About this task: Using the records underneath, tally the lines where the word "Derivative" appears and please give only the count.
Material supplied: Begin
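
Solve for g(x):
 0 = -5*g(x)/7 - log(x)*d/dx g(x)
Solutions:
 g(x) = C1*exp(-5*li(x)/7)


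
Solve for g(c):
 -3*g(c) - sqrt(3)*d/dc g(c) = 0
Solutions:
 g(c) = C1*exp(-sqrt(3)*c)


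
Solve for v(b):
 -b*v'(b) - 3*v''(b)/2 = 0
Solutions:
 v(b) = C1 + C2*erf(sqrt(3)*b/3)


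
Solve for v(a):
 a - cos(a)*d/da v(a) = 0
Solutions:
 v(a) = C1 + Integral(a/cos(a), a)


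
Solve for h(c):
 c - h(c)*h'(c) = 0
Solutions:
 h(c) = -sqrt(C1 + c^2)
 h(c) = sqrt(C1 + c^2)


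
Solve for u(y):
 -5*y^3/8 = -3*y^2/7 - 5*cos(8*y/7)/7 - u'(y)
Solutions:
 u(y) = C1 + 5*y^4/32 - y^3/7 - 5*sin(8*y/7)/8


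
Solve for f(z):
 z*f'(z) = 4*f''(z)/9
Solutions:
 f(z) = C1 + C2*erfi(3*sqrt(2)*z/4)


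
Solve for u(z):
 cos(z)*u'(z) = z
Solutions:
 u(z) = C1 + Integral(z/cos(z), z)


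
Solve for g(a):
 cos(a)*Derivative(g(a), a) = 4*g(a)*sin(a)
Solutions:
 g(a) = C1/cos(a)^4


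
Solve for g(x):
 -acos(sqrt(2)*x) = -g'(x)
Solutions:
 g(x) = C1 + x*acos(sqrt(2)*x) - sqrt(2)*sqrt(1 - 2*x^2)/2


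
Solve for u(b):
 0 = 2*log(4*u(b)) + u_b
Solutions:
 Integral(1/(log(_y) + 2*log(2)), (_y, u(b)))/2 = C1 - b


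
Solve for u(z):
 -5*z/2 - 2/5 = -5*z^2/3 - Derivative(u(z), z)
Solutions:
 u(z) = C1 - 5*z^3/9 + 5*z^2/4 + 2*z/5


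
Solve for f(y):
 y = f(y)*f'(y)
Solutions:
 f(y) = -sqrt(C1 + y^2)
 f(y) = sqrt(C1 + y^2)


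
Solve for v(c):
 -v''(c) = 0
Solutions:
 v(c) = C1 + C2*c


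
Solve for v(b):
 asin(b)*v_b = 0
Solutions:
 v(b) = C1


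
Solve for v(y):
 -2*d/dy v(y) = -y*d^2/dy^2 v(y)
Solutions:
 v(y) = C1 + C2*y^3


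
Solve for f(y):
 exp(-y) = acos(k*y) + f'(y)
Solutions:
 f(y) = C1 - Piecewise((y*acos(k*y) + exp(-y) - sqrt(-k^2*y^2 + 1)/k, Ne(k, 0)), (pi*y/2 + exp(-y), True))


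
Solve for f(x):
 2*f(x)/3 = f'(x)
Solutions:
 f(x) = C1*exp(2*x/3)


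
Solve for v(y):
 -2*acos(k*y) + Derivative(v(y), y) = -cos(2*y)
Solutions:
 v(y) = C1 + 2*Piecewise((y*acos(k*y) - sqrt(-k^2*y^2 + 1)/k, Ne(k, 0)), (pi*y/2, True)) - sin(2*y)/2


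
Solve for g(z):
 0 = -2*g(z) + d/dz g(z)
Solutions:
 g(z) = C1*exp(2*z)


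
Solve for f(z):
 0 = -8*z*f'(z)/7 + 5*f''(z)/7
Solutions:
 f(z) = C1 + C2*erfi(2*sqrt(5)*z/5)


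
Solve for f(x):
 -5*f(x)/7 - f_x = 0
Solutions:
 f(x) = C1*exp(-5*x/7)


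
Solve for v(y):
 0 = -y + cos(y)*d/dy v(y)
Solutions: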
Material supplied: End
Solution for this problem: 3